**Assignment:**
Look through the data and write out every line with the word "feldspar" in it.

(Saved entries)
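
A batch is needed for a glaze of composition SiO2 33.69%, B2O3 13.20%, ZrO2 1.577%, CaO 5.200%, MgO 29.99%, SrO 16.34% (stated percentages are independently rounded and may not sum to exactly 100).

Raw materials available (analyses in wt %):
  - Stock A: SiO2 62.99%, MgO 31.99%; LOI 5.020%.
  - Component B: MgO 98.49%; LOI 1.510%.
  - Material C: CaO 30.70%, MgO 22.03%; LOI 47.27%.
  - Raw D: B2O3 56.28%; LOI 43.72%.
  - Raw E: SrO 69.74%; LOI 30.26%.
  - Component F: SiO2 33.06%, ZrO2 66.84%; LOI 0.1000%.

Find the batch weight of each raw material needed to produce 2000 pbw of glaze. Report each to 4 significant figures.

Batch per 2000 pbw glaze:
  Stock A: 1045 pbw
  Component B: 193.8 pbw
  Material C: 338.8 pbw
  Raw D: 469.1 pbw
  Raw E: 468.6 pbw
  Component F: 47.19 pbw
Total batch = 2562 pbw; LOI loss = 562.5 pbw; yield = 78.05%

Mid-chain values are shown with 4-significant-figure rounding in the working; all internal work keeps full precision through the solve. A single rounding yields every reported result; all derived quantities, which include six oxide percentages, glass mass, LOI, totals, the yield, are recomputed at full float precision, as written in either problem or answer, using the weight values on 2000 pbw of glass.
Target masses of each oxide per 2000 pbw glaze:
  SiO2: 33.69% × 2000 = 673.8 pbw
  B2O3: 13.20% × 2000 = 264.0 pbw
  ZrO2: 1.577% × 2000 = 31.54 pbw
  CaO: 5.200% × 2000 = 104.0 pbw
  MgO: 29.99% × 2000 = 599.8 pbw
  SrO: 16.34% × 2000 = 326.8 pbw
Verifying the oxide balance using the reported weights, relative to the basis at hand (sums match the target masses within answer rounding):
  SiO2: 1045·0.6299 + 47.19·0.3306 = 673.8 pbw (target 673.8 pbw)
  B2O3: 469.1·0.5628 = 264.0 pbw (target 264.0 pbw)
  ZrO2: 47.19·0.6684 = 31.54 pbw (target 31.54 pbw)
  CaO: 338.8·0.3070 = 104.0 pbw (target 104.0 pbw)
  MgO: 1045·0.3199 + 193.8·0.9849 + 338.8·0.2203 = 599.8 pbw (target 599.8 pbw)
  SrO: 468.6·0.6974 = 326.8 pbw (target 326.8 pbw)
Auditing the glass mass value: whole batch net of LOI = 2000 pbw (oxide target masses add up to 2000 pbw; stated basis 2000 pbw — gaps are rounding artifacts).
Total batch = Σ batch = 2562 pbw; loss to ignition Σ batch·LOI = 562.5 pbw; yield, glass over the total, = 78.05%.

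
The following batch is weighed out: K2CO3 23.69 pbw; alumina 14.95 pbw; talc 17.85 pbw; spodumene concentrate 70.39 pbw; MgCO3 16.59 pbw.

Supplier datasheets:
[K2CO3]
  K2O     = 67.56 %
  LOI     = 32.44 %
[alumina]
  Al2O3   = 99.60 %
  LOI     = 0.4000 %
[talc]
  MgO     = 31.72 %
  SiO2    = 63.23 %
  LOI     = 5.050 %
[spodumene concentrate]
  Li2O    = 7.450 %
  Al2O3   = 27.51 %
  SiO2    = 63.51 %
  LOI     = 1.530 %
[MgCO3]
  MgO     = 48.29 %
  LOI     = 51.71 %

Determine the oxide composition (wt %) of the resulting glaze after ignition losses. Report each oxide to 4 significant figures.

Glass mass = 125.2 pbw (batch 143.5 − LOI 18.30).
Composition: K2O 12.79%, Li2O 4.190%, MgO 10.92%, Al2O3 27.37%, SiO2 44.73%

Intermediates are rounded to 4 significant figures when quoted; all arithmetic keeps full float precision at each step. Every reported figure takes exactly one rounding. All derived quantities (ignition loss, the totals, glass mass, the five compositions, the yield) are re-derived from the weighed amounts at 125.2 pbw of glass in full precision, exactly as printed in the problem or answer text.
Oxide masses out of the charge:
  K2O: 23.69·0.6756 = 16.00 pbw
  Li2O: 70.39·0.07450 = 5.244 pbw
  MgO: 17.85·0.3172 + 16.59·0.4829 = 13.67 pbw
  Al2O3: 14.95·0.9960 + 70.39·0.2751 = 34.25 pbw
  SiO2: 17.85·0.6323 + 70.39·0.6351 = 55.99 pbw
LOI: 23.69·0.3244 + 14.95·0.004000 + 17.85·0.05050 + 70.39·0.01530 + 16.59·0.5171 = 18.30 pbw
Glass = total batch minus LOI = 143.5 − 18.30 = 125.2 pbw (consistent with Σ oxide mass)
wt %: oxide over glass, times 100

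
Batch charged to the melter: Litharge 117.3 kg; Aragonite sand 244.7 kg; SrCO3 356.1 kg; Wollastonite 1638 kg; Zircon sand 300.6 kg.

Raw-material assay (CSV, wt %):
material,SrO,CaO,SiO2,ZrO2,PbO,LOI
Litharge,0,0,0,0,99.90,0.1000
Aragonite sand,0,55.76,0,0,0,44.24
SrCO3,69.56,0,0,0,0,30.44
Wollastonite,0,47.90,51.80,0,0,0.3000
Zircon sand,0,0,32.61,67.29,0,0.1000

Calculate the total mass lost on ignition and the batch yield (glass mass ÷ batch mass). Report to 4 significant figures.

LOI loss = 222.0 kg; glass = 2435 kg; yield = 91.64%

Mid-chain values appear (rounded to four significant figures) on the page. All arithmetic holds full float precision from start to finish — every reported number receives exactly one rounding — all derived quantities, including LOI, totals, the yield, five oxide percentages, glass mass, are computed from the weighed amounts on 2435 kg of glass at exact precision, as they appear in either problem or answer.
Each material's LOI contribution:
  Litharge: 117.3 × 0.001000 = 0.1173 kg
  Aragonite sand: 244.7 × 0.4424 = 108.3 kg
  SrCO3: 356.1 × 0.3044 = 108.4 kg
  Wollastonite: 1638 × 0.003000 = 4.914 kg
  Zircon sand: 300.6 × 0.001000 = 0.3006 kg
Total LOI = 222.0 kg
Glass = batch − LOI = 2657 − 222.0 = 2435 kg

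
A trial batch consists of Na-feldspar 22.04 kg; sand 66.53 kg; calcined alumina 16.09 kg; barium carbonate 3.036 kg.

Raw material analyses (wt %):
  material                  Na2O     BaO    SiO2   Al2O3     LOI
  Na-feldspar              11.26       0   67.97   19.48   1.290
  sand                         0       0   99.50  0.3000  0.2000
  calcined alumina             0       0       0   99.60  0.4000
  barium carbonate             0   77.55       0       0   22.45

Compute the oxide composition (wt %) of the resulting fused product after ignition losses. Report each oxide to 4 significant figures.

Glass mass = 106.5 kg (batch 107.7 − LOI 1.163).
Composition: Na2O 2.330%, BaO 2.210%, SiO2 76.20%, Al2O3 19.26%

Working values are shown, rounded to 4 significant digits, alongside each step — every computation keeps exact precision throughout. A single rounding finalizes each reported result; the derived quantities are rebuilt at full float precision (ignition loss, yield, the four compositions, glass mass, totals) using the weight values per 106.5 kg of glass as written in the problem or the answer.
Per-oxide mass from batch:
  Na2O: 22.04·0.1126 = 2.482 kg
  BaO: 3.036·0.7755 = 2.354 kg
  SiO2: 22.04·0.6797 + 66.53·0.9950 = 81.18 kg
  Al2O3: 22.04·0.1948 + 66.53·0.003000 + 16.09·0.9960 = 20.52 kg
LOI: 22.04·0.01290 + 66.53·0.002000 + 16.09·0.004000 + 3.036·0.2245 = 1.163 kg
The glass mass, total less LOI, = 107.7 − 1.163 = 106.5 kg (equal to the oxide-mass sum)
percent share: oxide ÷ glass, ×100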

**Result below:**
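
A trial batch consists of Na-feldspar 22.04 kg; sand 66.53 kg; calcined alumina 16.09 kg; barium carbonate 3.036 kg.
  Na-feldspar              11.26       0   67.97   19.48   1.290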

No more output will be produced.